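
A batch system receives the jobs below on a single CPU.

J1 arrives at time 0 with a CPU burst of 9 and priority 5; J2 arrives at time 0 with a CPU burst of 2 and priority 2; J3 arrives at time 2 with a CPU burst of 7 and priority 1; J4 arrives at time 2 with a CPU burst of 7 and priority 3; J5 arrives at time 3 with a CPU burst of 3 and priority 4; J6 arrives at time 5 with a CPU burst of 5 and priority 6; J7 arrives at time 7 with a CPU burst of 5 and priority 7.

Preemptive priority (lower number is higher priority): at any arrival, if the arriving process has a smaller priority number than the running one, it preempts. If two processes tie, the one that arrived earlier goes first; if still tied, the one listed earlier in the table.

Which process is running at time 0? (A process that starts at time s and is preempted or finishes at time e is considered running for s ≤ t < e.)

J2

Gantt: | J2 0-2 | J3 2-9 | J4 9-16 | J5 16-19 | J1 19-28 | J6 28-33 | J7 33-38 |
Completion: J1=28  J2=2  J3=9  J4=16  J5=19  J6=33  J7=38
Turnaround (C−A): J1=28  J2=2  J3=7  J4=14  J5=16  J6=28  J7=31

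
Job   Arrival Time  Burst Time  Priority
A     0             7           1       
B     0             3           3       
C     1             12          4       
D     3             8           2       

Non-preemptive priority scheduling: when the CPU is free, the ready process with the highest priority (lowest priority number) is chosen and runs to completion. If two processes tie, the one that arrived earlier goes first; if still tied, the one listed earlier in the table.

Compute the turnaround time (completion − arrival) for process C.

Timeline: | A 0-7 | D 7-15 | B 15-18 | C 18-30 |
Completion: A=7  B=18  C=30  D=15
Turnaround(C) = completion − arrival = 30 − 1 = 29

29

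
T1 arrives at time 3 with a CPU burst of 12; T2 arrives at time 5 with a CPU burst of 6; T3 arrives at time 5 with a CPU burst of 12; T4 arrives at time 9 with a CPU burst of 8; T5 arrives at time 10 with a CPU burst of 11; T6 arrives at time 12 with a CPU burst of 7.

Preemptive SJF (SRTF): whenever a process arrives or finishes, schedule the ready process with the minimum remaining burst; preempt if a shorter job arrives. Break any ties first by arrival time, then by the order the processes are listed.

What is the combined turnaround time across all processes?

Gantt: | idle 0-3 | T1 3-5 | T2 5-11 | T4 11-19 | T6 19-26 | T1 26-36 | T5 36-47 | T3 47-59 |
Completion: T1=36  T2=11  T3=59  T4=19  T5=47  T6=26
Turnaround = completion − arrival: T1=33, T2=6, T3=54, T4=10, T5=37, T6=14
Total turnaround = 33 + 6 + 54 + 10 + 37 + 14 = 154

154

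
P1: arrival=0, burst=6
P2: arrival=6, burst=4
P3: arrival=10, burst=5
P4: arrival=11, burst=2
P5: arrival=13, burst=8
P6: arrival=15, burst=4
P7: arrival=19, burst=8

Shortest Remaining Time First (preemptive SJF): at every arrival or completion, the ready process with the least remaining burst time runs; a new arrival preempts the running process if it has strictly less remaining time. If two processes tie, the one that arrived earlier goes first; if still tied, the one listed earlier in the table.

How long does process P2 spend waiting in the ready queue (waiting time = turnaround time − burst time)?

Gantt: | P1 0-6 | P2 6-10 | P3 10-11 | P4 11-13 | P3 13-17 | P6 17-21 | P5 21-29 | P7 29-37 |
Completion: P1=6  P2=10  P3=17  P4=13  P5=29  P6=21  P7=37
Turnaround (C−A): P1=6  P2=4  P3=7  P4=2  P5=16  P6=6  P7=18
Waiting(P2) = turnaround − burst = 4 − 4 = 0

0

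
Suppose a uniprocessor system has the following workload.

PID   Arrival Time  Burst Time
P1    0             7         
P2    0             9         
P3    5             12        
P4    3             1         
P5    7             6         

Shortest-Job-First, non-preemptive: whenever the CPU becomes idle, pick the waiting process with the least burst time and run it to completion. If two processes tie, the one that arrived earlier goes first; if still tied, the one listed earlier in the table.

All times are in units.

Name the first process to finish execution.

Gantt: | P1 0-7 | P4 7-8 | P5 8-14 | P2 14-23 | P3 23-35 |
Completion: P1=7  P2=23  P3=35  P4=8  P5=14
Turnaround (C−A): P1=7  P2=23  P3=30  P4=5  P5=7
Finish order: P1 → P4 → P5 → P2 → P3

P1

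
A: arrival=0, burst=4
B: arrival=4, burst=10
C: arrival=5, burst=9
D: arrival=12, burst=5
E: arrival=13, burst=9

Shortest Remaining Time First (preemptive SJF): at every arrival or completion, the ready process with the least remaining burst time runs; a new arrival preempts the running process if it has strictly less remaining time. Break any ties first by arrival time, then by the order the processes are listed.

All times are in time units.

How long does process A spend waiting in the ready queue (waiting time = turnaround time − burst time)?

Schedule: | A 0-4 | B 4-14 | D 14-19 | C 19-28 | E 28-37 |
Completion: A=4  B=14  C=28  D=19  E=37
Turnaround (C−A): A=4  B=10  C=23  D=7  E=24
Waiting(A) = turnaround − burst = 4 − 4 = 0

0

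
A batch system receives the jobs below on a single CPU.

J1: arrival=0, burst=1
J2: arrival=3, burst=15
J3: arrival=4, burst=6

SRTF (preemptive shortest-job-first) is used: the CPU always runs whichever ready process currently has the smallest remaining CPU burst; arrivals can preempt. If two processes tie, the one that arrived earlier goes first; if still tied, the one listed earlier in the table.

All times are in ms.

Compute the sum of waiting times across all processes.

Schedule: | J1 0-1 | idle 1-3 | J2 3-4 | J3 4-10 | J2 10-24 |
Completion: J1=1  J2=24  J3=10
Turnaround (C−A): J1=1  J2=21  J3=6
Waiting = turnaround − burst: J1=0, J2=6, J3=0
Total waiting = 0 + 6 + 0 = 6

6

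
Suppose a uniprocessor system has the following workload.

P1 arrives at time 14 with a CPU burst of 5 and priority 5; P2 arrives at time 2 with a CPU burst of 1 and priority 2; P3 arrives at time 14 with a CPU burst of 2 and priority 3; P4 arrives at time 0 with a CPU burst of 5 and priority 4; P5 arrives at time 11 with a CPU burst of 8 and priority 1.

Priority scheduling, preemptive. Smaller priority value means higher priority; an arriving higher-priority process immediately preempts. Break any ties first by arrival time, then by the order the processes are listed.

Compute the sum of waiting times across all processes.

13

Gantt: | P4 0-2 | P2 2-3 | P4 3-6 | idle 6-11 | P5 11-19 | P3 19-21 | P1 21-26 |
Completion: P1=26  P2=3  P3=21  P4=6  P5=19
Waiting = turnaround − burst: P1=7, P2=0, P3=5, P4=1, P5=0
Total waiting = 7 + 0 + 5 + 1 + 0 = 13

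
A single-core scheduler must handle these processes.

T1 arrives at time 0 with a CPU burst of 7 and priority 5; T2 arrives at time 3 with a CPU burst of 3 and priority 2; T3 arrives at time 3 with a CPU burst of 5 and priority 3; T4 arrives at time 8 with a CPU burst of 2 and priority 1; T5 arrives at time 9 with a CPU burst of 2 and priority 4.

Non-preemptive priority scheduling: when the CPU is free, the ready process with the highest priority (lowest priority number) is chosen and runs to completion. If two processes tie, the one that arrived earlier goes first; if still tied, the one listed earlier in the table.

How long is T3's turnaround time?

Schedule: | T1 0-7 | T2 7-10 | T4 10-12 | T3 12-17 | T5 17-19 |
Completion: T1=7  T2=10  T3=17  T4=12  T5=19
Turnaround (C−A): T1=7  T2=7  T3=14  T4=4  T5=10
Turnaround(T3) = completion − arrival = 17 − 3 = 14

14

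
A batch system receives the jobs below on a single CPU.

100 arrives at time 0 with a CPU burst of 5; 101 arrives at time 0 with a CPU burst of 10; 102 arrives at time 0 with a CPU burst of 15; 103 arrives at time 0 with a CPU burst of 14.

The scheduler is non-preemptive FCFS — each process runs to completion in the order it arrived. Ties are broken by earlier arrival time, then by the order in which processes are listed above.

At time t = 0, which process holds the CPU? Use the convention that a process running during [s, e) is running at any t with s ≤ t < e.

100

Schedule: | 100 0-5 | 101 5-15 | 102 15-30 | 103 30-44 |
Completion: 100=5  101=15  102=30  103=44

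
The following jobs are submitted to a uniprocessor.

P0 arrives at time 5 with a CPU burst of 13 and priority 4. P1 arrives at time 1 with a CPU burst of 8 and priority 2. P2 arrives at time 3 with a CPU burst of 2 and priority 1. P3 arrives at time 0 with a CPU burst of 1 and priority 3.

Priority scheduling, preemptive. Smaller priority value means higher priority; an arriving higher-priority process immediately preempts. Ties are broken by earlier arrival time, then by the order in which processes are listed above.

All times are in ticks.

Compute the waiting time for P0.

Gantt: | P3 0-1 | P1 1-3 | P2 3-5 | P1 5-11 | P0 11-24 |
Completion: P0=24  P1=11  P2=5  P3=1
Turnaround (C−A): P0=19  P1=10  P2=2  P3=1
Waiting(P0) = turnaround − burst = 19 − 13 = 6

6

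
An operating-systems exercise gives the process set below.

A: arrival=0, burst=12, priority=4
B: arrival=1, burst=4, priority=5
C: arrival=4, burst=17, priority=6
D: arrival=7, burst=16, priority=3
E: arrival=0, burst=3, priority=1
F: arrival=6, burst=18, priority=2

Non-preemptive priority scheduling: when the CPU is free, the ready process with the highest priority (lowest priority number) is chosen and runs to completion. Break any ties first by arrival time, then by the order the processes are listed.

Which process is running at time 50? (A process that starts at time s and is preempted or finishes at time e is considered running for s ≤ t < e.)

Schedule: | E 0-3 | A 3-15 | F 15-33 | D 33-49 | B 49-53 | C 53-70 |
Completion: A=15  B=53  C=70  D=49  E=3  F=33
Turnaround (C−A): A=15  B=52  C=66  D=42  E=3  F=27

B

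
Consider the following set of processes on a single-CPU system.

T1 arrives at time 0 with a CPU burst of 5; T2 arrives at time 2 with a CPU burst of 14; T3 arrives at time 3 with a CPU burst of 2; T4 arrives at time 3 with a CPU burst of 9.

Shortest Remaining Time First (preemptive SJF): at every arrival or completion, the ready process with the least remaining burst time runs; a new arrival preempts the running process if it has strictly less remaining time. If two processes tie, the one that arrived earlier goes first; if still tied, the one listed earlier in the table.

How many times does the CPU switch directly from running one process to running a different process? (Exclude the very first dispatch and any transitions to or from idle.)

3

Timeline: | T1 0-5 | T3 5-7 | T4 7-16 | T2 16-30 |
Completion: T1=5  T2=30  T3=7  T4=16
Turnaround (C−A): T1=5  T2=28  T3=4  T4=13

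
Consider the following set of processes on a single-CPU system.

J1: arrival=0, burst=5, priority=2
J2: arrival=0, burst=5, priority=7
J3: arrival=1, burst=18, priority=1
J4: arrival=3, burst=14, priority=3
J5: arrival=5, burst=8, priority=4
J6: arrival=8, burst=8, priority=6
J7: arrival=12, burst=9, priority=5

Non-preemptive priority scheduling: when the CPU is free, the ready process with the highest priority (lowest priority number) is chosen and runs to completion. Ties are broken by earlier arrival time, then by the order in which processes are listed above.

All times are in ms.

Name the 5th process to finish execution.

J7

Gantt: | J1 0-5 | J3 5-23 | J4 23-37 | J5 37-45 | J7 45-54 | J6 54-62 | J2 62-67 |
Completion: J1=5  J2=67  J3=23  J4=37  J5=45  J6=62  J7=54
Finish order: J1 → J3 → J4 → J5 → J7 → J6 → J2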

## Work instruction
Return exactly the line that contains "How many times" and every line after it, through the last line of the records.

## Written response
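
How many times does the CPU switch directly from running one process to running a different process? (Exclude the very first dispatch and any transitions to or from idle.)

3

Timeline: | T1 0-5 | T3 5-7 | T4 7-16 | T2 16-30 |
Completion: T1=5  T2=30  T3=7  T4=16
Turnaround (C−A): T1=5  T2=28  T3=4  T4=13

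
Consider the following set of processes on a single-CPU system.

J1: arrival=0, burst=5, priority=2
J2: arrival=0, burst=5, priority=7
J3: arrival=1, burst=18, priority=1
J4: arrival=3, burst=14, priority=3
J5: arrival=5, burst=8, priority=4
J6: arrival=8, burst=8, priority=6
J7: arrival=12, burst=9, priority=5

Non-preemptive priority scheduling: when the CPU is free, the ready process with the highest priority (lowest priority number) is chosen and runs to completion. Ties are broken by earlier arrival time, then by the order in which processes are listed above.

All times are in ms.

Name the 5th process to finish execution.

J7

Gantt: | J1 0-5 | J3 5-23 | J4 23-37 | J5 37-45 | J7 45-54 | J6 54-62 | J2 62-67 |
Completion: J1=5  J2=67  J3=23  J4=37  J5=45  J6=62  J7=54
Finish order: J1 → J3 → J4 → J5 → J7 → J6 → J2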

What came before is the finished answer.